--- Data records Enclosed Below ---

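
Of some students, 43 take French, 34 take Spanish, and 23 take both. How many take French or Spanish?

|A union B| = |A| + |B| - |A intersect B| = 43 + 34 - 23.

Final answer: 54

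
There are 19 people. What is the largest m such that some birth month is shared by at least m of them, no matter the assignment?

There are 12 possible values for birth month. With 19 people and 12 categories, by pigeonhole: ceiling(19/12).

Final answer: 2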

--- End of Enclosed Data records ---

**What you have to do:** From the first line to the last, copy the records exactly as they appear above.

**Solution for this exercise:**
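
Of some students, 43 take French, 34 take Spanish, and 23 take both. How many take French or Spanish?

|A union B| = |A| + |B| - |A intersect B| = 43 + 34 - 23.

Final answer: 54

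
There are 19 people. What is the largest m such that some birth month is shared by at least m of them, no matter the assignment?

There are 12 possible values for birth month. With 19 people and 12 categories, by pigeonhole: ceiling(19/12).

Final answer: 2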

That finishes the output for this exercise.